» YOUR ASSIGNMENT
From the records below, print exactly the lines starting at the one containing "Let r(P, D)" and ending at the one containing "Answer: -86060/9 ≈ -9562.2", ends included, and nothing else.

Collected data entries
++++++++

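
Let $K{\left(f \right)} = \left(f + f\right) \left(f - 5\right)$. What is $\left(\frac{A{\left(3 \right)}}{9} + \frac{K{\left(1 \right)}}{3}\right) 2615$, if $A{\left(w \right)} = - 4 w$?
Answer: $-10460$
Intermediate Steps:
$K{\left(f \right)} = 2 f \left(-5 + f\right)$
$\left(\frac{A{\left(3 \right)}}{9} + \frac{K{\left(1 \right)}}{3}\right) 2615 = \left(\frac{\left(-4\right) 3}{9} + \frac{2 \cdot 1 \left(-5 + 1\right)}{3}\right) 2615 = \left(\left(-12\right) \frac{1}{9} + 2 \cdot 1 \left(-4\right) \frac{1}{3}\right) 2615 = \left(- \frac{4}{3} - \frac{8}{3}\right) 2615 = \left(-4\right) 2615 = -10460$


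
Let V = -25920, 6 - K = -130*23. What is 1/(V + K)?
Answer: -1/22924 ≈ -4.3622e-5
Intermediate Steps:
K = 2996 (K = 6 - (-130)*23 = 6 - 1*(-2990) = 6 + 2990 = 2996)
1/(V + K) = 1/(-25920 + 2996) = 1/(-22924) = -1/22924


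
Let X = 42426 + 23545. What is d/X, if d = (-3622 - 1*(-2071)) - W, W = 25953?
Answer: -27504/65971 ≈ -0.41691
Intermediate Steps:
d = -27504 (d = (-3622 - 1*(-2071)) - 1*25953 = (-3622 + 2071) - 25953 = -1551 - 25953 = -27504)
X = 65971
d/X = -27504/65971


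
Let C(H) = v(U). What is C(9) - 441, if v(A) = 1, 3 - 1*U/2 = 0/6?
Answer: -440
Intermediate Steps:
U = 6 (U = 6 - 0/6 = 6 - 2*0 = 6 + 0 = 6)
C(H) = 1
C(9) - 441 = 1 - 441 = -440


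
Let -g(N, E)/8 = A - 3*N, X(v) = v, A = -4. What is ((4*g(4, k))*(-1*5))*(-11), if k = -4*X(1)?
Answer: 28160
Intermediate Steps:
k = -4 (k = -4*1 = -4)
g(N, E) = 32 + 24*N (g(N, E) = -8*(-4 - 3*N) = 32 + 24*N)
((4*g(4, k))*(-1*5))*(-11) = ((4*(32 + 24*4))*(-1*5))*(-11) = ((4*(32 + 96))*(-5))*(-11) = ((4*128)*(-5))*(-11) = (512*(-5))*(-11) = -2560*(-11) = 28160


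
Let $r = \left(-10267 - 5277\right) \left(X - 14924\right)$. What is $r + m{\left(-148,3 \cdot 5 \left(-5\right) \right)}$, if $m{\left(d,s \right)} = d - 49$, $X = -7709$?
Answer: $351807155$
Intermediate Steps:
$m{\left(d,s \right)} = -49 + d$
$r = 351807352$ ($r = \left(-10267 - 5277\right) \left(-7709 - 14924\right) = \left(-15544\right) \left(-22633\right) = 351807352$)
$r + m{\left(-148,3 \cdot 5 \left(-5\right) \right)} = 351807352 - 197 = 351807155$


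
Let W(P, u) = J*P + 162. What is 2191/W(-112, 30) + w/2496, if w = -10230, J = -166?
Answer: -15532057/3900832 ≈ -3.9817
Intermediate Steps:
W(P, u) = 162 - 166*P (W(P, u) = -166*P + 162 = 162 - 166*P)
2191/W(-112, 30) + w/2496 = 2191/(162 - 166*(-112)) - 10230/2496 = 2191/(162 + 18592) - 10230*1/2496 = 2191/18754 - 1705/416 = -15532057/3900832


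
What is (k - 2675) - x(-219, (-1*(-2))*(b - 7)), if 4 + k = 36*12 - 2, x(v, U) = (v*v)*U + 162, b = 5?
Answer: 189433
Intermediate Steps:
x(v, U) = 162 + U*v**2 (x(v, U) = v**2*U + 162 = U*v**2 + 162 = 162 + U*v**2)
k = 426 (k = -4 + (36*12 - 2) = -4 + (432 - 2) = -4 + 430 = 426)
(k - 2675) - x(-219, (-1*(-2))*(b - 7)) = (426 - 2675) - (162 + ((-1*(-2))*(5 - 7))*(-219)**2) = -2249 - (162 + (2*(-2))*47961) = -2249 - (162 - 4*47961) = -2249 - (162 - 191844) = -2249 - 1*(-191682) = -2249 + 191682 = 189433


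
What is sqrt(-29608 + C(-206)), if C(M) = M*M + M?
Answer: sqrt(12622) ≈ 112.35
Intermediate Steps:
C(M) = M + M**2 (C(M) = M**2 + M = M + M**2)
sqrt(-29608 + C(-206)) = sqrt(-29608 - 206*(1 - 206)) = sqrt(-29608 - 206*(-205)) = sqrt(-29608 + 42230) = sqrt(12622)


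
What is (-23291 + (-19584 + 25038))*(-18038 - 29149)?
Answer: 841674519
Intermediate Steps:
(-23291 + (-19584 + 25038))*(-18038 - 29149) = (-23291 + 5454)*(-47187) = -17837*(-47187) = 841674519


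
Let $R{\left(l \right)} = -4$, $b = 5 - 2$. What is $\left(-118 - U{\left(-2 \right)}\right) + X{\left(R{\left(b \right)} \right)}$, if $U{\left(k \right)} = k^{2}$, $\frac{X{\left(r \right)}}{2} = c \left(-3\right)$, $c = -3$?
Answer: $-104$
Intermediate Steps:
$b = 3$ ($b = 5 - 2 = 3$)
$X{\left(r \right)} = 18$ ($X{\left(r \right)} = 2 \left(\left(-3\right) \left(-3\right)\right) = 2 \cdot 9 = 18$)
$\left(-118 - U{\left(-2 \right)}\right) + X{\left(R{\left(b \right)} \right)} = \left(-118 - \left(-2\right)^{2}\right) + 18 = \left(-118 - 4\right) + 18 = -122 + 18 = -104$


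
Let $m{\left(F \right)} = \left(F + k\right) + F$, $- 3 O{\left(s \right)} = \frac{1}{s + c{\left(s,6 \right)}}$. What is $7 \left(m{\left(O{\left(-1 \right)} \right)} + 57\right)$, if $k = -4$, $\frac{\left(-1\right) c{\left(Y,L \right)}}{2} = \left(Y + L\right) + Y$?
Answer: $\frac{10031}{27} \approx 371.52$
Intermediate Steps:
$c{\left(Y,L \right)} = - 4 Y - 2 L$ ($c{\left(Y,L \right)} = - 2 \left(\left(Y + L\right) + Y\right) = - 2 \left(\left(L + Y\right) + Y\right) = - 2 \left(L + 2 Y\right) = - 4 Y - 2 L$)
$O{\left(s \right)} = - \frac{1}{3 \left(-12 - 3 s\right)}$ ($O{\left(s \right)} = - \frac{1}{3 \left(s - \left(12 + 4 s\right)\right)} = - \frac{1}{3 \left(-12 - 3 s\right)}$)
$m{\left(F \right)} = -4 + 2 F$ ($m{\left(F \right)} = \left(F - 4\right) + F = \left(-4 + F\right) + F = -4 + 2 F$)
$7 \left(m{\left(O{\left(-1 \right)} \right)} + 57\right) = 7 \left(\left(-4 + 2 \frac{1}{9 \left(4 - 1\right)}\right) + 57\right) = 7 \left(\left(-4 + 2 \frac{1}{9 \cdot 3}\right) + 57\right) = 7 \left(\left(-4 + 2 \cdot \frac{1}{9} \cdot \frac{1}{3}\right) + 57\right) = 7 \left(\left(-4 + 2 \cdot \frac{1}{27}\right) + 57\right) = 7 \left(\left(-4 + \frac{2}{27}\right) + 57\right) = 7 \left(- \frac{106}{27} + 57\right) = 7 \cdot \frac{1433}{27} = \frac{10031}{27}$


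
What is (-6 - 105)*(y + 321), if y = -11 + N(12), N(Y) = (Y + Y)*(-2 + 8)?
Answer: -50394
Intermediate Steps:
N(Y) = 12*Y (N(Y) = (2*Y)*6 = 12*Y)
y = 133 (y = -11 + 12*12 = -11 + 144 = 133)
(-6 - 105)*(y + 321) = (-6 - 105)*(133 + 321) = -111*454 = -50394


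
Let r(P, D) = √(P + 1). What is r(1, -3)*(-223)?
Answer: -223*√2 ≈ -315.37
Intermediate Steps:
r(P, D) = √(1 + P)
r(1, -3)*(-223) = √(1 + 1)*(-223) = √2*(-223) = -223*√2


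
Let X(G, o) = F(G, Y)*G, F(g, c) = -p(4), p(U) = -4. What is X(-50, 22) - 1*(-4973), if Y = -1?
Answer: 4773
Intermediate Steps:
F(g, c) = 4 (F(g, c) = -1*(-4) = 4)
X(G, o) = 4*G
X(-50, 22) - 1*(-4973) = 4*(-50) - 1*(-4973) = -200 + 4973 = 4773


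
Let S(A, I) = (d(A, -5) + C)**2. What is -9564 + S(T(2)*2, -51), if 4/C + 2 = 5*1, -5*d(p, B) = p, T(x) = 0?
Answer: -86060/9 ≈ -9562.2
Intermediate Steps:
d(p, B) = -p/5
C = 4/3 (C = 4/(-2 + 5*1) = 4/(-2 + 5) = 4/3 ≈ 1.3333)
S(A, I) = (4/3 - A/5)**2 (S(A, I) = (-A/5 + 4/3)**2 = (4/3 - A/5)**2)
-9564 + S(T(2)*2, -51) = -9564 + (-20 + 3*(0*2))**2/225 = -9564 + (-20 + 3*0)**2/225 = -9564 + (-20 + 0)**2/225 = -9564 + (1/225)*(-20)**2 = -9564 + (1/225)*400 = -9564 + 16/9 = -86060/9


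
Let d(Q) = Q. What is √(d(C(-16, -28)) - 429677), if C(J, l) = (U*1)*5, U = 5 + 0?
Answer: 2*I*√107413 ≈ 655.48*I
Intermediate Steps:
U = 5
C(J, l) = 25 (C(J, l) = (5*1)*5 = 5*5 = 25)
√(d(C(-16, -28)) - 429677) = √(25 - 429677) = √(-429652) = 2*I*√107413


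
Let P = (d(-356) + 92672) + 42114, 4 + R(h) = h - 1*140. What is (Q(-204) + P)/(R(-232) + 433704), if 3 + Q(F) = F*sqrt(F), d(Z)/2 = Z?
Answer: 19153/61904 - 51*I*sqrt(51)/54166 ≈ 0.3094 - 0.006724*I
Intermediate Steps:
d(Z) = 2*Z
Q(F) = -3 + F**(3/2) (Q(F) = -3 + F*sqrt(F) = -3 + F**(3/2))
R(h) = -144 + h (R(h) = -4 + (h - 1*140) = -4 + (h - 140) = -4 + (-140 + h) = -144 + h)
P = 134074 (P = (2*(-356) + 92672) + 42114 = (-712 + 92672) + 42114 = 91960 + 42114 = 134074)
(Q(-204) + P)/(R(-232) + 433704) = ((-3 + (-204)**(3/2)) + 134074)/((-144 - 232) + 433704) = ((-3 - 408*I*sqrt(51)) + 134074)/(-376 + 433704) = (134071 - 408*I*sqrt(51))/433328 = (134071 - 408*I*sqrt(51))*(1/433328) = 19153/61904 - 51*I*sqrt(51)/54166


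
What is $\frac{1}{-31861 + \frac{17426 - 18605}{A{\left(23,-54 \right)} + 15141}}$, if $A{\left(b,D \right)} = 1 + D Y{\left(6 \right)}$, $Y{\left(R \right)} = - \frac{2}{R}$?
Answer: $- \frac{15160}{483013939} \approx -3.1386 \cdot 10^{-5}$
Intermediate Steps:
$A{\left(b,D \right)} = 1 - \frac{D}{3}$ ($A{\left(b,D \right)} = 1 + D \left(- \frac{2}{6}\right) = 1 + D \left(\left(-2\right) \frac{1}{6}\right) = 1 + D \left(- \frac{1}{3}\right) = 1 - \frac{D}{3}$)
$\frac{1}{-31861 + \frac{17426 - 18605}{A{\left(23,-54 \right)} + 15141}} = \frac{1}{-31861 + \frac{17426 - 18605}{\left(1 - -18\right) + 15141}} = \frac{1}{-31861 - \frac{1179}{\left(1 + 18\right) + 15141}} = \frac{1}{-31861 - \frac{1179}{19 + 15141}} = \frac{1}{-31861 - \frac{1179}{15160}} = \frac{1}{- \frac{483013939}{15160}} = - \frac{15160}{483013939}$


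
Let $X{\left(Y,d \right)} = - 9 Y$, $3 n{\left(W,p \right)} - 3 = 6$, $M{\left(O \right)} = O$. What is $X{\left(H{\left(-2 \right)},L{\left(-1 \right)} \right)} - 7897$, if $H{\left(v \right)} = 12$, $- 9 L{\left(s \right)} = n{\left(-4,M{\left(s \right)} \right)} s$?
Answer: $-8005$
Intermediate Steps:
$n{\left(W,p \right)} = 3$ ($n{\left(W,p \right)} = 1 + \frac{1}{3} \cdot 6 = 1 + 2 = 3$)
$L{\left(s \right)} = - \frac{s}{3}$ ($L{\left(s \right)} = - \frac{3 s}{9} = - \frac{s}{3}$)
$X{\left(H{\left(-2 \right)},L{\left(-1 \right)} \right)} - 7897 = \left(-9\right) 12 - 7897 = -108 - 7897 = -8005$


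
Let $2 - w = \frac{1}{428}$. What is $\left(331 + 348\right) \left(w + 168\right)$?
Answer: $\frac{49403361}{428} \approx 1.1543 \cdot 10^{5}$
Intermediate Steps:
$w = \frac{855}{428}$ ($w = 2 - \frac{1}{428} = \frac{855}{428} \approx 1.9977$)
$\left(331 + 348\right) \left(w + 168\right) = \left(331 + 348\right) \left(\frac{855}{428} + 168\right) = 679 \cdot \frac{72759}{428} = \frac{49403361}{428}$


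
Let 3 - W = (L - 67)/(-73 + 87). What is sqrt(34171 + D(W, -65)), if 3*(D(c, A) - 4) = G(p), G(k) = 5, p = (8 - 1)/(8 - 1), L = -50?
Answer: sqrt(307590)/3 ≈ 184.87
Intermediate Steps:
p = 1 (p = 7/7 = 7*(1/7) = 1)
W = 159/14 (W = 3 - (-50 - 67)/(-73 + 87) = 3 - (-117)/14 = 3 - 1*(-117/14) = 3 + 117/14 = 159/14 ≈ 11.357)
D(c, A) = 17/3 (D(c, A) = 4 + (1/3)*5 = 4 + 5/3 = 17/3)
sqrt(34171 + D(W, -65)) = sqrt(34171 + 17/3) = sqrt(102530/3) = sqrt(307590)/3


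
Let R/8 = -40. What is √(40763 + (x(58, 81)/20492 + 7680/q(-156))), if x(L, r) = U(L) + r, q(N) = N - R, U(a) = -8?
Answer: √7201802915481367/420086 ≈ 202.01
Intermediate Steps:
R = -320 (R = 8*(-40) = -320)
q(N) = 320 + N (q(N) = N - 1*(-320) = N + 320 = 320 + N)
x(L, r) = -8 + r
√(40763 + (x(58, 81)/20492 + 7680/q(-156))) = √(40763 + ((-8 + 81)/20492 + 7680/(320 - 156))) = √(40763 + (73*(1/20492) + 7680/164)) = √(40763 + (73/20492 + 7680*(1/164))) = √(40763 + (73/20492 + 1920/41)) = √(40763 + 39347633/840172) = √(34287278869/840172) = √7201802915481367/420086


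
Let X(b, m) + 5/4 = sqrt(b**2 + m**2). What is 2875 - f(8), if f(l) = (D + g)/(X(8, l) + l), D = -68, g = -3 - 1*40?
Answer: 3780137/1319 + 14208*sqrt(2)/1319 ≈ 2881.1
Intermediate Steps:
X(b, m) = -5/4 + sqrt(b**2 + m**2)
g = -43 (g = -3 - 40 = -43)
f(l) = -111/(-5/4 + l + sqrt(64 + l**2)) (f(l) = (-68 - 43)/((-5/4 + sqrt(8**2 + l**2)) + l) = -111/((-5/4 + sqrt(64 + l**2)) + l) = -111/(-5/4 + l + sqrt(64 + l**2)))
2875 - f(8) = 2875 - (-444)/(-5 + 4*8 + 4*sqrt(64 + 8**2)) = 2875 - (-444)/(-5 + 32 + 4*sqrt(64 + 64)) = 2875 - (-444)/(-5 + 32 + 4*sqrt(128)) = 2875 - (-444)/(-5 + 32 + 4*(8*sqrt(2))) = 2875 - (-444)/(-5 + 32 + 32*sqrt(2)) = 2875 - (-444)/(27 + 32*sqrt(2)) = 2875 + 444/(27 + 32*sqrt(2))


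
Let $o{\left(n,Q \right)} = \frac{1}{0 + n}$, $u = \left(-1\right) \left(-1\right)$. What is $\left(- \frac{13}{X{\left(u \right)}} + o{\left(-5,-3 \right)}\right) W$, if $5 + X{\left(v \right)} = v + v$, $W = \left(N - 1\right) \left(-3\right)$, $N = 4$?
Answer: $- \frac{186}{5} \approx -37.2$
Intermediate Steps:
$u = 1$
$o{\left(n,Q \right)} = \frac{1}{n}$
$W = -9$ ($W = \left(4 - 1\right) \left(-3\right) = 3 \left(-3\right) = -9$)
$X{\left(v \right)} = -5 + 2 v$ ($X{\left(v \right)} = -5 + \left(v + v\right) = -5 + 2 v$)
$\left(- \frac{13}{X{\left(u \right)}} + o{\left(-5,-3 \right)}\right) W = \left(- \frac{13}{-5 + 2 \cdot 1} + \frac{1}{-5}\right) \left(-9\right) = \left(- \frac{13}{-5 + 2} - \frac{1}{5}\right) \left(-9\right) = \left(- \frac{13}{-3} - \frac{1}{5}\right) \left(-9\right) = \left(\left(-13\right) \left(- \frac{1}{3}\right) - \frac{1}{5}\right) \left(-9\right) = \left(\frac{13}{3} - \frac{1}{5}\right) \left(-9\right) = \frac{62}{15} \left(-9\right) = - \frac{186}{5}$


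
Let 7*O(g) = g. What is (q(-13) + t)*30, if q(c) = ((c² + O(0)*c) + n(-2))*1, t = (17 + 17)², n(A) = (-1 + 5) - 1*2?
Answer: 39810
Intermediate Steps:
O(g) = g/7
n(A) = 2 (n(A) = 4 - 2 = 2)
t = 1156 (t = 34² = 1156)
q(c) = 2 + c² (q(c) = ((c² + ((⅐)*0)*c) + 2)*1 = ((c² + 0*c) + 2)*1 = ((c² + 0) + 2)*1 = (c² + 2)*1 = (2 + c²)*1 = 2 + c²)
(q(-13) + t)*30 = ((2 + (-13)²) + 1156)*30 = ((2 + 169) + 1156)*30 = (171 + 1156)*30 = 1327*30 = 39810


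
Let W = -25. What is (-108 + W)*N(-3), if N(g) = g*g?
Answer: -1197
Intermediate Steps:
N(g) = g²
(-108 + W)*N(-3) = (-108 - 25)*(-3)² = -133*9 = -1197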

++++++++

» EXERCISE SOLUTION
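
Let r(P, D) = √(P + 1). What is r(1, -3)*(-223)?
Answer: -223*√2 ≈ -315.37
Intermediate Steps:
r(P, D) = √(1 + P)
r(1, -3)*(-223) = √(1 + 1)*(-223) = √2*(-223) = -223*√2


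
Let X(G, o) = F(G, Y)*G, F(g, c) = -p(4), p(U) = -4. What is X(-50, 22) - 1*(-4973), if Y = -1?
Answer: 4773
Intermediate Steps:
F(g, c) = 4 (F(g, c) = -1*(-4) = 4)
X(G, o) = 4*G
X(-50, 22) - 1*(-4973) = 4*(-50) - 1*(-4973) = -200 + 4973 = 4773


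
Let S(A, I) = (d(A, -5) + C)**2. What is -9564 + S(T(2)*2, -51), if 4/C + 2 = 5*1, -5*d(p, B) = p, T(x) = 0?
Answer: -86060/9 ≈ -9562.2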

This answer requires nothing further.